Exercise goal:
Give back only the lines in the records below from the one with "Answer: $4860$" to the one with "Answer: -2082995/7816 - I/1954", both inclusive, word for word.

(Stored data)
▼▼▼

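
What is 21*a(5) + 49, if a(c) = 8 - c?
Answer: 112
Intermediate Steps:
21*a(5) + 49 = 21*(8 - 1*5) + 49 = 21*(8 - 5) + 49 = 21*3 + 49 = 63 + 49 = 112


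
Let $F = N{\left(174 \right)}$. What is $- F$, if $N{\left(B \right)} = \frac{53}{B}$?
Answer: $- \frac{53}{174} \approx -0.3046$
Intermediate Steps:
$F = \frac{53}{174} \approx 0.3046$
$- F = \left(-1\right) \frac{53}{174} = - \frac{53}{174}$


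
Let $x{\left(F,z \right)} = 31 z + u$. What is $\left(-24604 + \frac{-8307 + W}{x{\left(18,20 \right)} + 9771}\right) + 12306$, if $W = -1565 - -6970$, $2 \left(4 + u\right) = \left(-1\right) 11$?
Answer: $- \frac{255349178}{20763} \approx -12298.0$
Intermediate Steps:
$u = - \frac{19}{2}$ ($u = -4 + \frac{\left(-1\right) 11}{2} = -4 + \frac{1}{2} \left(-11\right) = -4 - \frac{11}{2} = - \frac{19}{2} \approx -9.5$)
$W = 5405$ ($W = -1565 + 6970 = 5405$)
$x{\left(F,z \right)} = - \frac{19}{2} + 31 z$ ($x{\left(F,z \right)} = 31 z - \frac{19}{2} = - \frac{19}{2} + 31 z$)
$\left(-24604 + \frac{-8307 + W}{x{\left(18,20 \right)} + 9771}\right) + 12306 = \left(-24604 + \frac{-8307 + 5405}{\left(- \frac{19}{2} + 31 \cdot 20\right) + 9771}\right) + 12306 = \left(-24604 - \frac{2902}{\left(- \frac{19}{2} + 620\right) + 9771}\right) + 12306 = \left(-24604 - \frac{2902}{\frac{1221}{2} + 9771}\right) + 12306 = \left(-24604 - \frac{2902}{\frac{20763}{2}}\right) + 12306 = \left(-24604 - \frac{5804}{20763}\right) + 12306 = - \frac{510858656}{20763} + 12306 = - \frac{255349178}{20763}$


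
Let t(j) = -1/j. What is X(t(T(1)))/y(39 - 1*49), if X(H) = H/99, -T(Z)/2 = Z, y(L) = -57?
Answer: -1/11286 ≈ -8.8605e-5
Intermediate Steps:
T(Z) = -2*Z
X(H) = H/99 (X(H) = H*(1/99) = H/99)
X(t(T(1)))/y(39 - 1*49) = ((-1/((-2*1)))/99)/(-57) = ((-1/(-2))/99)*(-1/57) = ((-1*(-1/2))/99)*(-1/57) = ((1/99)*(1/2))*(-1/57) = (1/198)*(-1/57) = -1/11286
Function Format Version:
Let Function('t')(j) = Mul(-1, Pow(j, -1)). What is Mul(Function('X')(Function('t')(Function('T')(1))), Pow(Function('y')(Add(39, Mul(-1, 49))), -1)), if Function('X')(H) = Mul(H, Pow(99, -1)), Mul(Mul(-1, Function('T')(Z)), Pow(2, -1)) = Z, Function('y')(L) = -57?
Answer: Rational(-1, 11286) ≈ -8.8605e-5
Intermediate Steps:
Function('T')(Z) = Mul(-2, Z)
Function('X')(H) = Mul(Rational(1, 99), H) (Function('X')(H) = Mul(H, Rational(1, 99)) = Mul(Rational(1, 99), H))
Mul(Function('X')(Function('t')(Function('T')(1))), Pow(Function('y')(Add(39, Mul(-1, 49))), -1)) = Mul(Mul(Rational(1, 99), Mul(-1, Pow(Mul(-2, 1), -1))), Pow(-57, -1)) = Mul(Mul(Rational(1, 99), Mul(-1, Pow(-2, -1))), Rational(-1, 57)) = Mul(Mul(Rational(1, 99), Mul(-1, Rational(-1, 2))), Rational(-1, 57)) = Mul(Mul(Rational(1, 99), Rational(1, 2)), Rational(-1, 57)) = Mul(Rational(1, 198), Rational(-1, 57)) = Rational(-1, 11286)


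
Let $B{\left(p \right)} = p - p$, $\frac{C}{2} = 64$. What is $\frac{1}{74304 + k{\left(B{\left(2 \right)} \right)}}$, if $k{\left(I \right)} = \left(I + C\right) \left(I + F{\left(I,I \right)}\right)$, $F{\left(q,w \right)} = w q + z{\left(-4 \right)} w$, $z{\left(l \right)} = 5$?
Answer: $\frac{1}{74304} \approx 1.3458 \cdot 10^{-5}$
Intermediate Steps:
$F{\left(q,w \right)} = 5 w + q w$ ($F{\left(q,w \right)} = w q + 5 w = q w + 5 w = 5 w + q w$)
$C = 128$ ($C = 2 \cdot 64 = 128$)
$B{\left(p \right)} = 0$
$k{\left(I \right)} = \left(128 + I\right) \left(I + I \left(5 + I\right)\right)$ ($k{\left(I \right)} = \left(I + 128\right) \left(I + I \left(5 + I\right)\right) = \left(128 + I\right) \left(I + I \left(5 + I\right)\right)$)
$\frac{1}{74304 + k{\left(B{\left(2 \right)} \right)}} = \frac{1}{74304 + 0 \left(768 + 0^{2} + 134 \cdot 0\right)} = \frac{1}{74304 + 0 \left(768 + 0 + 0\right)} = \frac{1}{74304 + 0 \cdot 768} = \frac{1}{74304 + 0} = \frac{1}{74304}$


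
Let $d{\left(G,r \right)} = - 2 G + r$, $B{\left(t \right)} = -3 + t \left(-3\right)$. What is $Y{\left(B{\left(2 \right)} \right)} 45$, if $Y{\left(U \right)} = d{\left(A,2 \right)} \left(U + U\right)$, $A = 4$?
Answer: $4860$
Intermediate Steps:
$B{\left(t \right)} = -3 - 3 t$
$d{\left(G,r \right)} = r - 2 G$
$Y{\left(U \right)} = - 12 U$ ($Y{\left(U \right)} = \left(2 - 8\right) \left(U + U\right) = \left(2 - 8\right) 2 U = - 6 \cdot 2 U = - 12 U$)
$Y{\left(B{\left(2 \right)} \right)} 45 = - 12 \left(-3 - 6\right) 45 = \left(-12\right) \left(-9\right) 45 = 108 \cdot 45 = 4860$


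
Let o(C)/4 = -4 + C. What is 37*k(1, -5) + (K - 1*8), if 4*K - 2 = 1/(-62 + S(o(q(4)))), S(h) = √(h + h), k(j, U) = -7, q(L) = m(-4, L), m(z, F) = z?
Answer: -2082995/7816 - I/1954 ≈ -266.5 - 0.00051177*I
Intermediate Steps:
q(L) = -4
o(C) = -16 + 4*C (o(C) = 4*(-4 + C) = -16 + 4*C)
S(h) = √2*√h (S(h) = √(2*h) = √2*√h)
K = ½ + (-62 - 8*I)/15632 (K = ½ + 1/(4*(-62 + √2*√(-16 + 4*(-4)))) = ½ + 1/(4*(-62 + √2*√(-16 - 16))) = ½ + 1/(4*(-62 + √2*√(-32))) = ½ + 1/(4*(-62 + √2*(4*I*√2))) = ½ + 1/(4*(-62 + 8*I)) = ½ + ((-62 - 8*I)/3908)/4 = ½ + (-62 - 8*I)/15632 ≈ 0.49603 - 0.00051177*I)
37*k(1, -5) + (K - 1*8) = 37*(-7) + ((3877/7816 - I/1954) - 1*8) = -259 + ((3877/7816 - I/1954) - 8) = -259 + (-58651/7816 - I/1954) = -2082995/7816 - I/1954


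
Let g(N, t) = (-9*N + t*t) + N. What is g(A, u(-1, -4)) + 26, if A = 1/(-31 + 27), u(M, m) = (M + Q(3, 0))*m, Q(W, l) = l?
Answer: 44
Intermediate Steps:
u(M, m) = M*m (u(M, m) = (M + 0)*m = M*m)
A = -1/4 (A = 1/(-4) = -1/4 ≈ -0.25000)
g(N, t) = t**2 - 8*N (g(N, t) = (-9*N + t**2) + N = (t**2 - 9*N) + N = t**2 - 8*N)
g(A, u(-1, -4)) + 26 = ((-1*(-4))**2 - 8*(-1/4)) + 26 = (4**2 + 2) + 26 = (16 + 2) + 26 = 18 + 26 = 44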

▲▲▲

Answer to the problem:
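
Answer: $4860$
Intermediate Steps:
$B{\left(t \right)} = -3 - 3 t$
$d{\left(G,r \right)} = r - 2 G$
$Y{\left(U \right)} = - 12 U$ ($Y{\left(U \right)} = \left(2 - 8\right) \left(U + U\right) = \left(2 - 8\right) 2 U = - 6 \cdot 2 U = - 12 U$)
$Y{\left(B{\left(2 \right)} \right)} 45 = - 12 \left(-3 - 6\right) 45 = \left(-12\right) \left(-9\right) 45 = 108 \cdot 45 = 4860$


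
Let o(C)/4 = -4 + C. What is 37*k(1, -5) + (K - 1*8), if 4*K - 2 = 1/(-62 + S(o(q(4)))), S(h) = √(h + h), k(j, U) = -7, q(L) = m(-4, L), m(z, F) = z?
Answer: -2082995/7816 - I/1954 ≈ -266.5 - 0.00051177*I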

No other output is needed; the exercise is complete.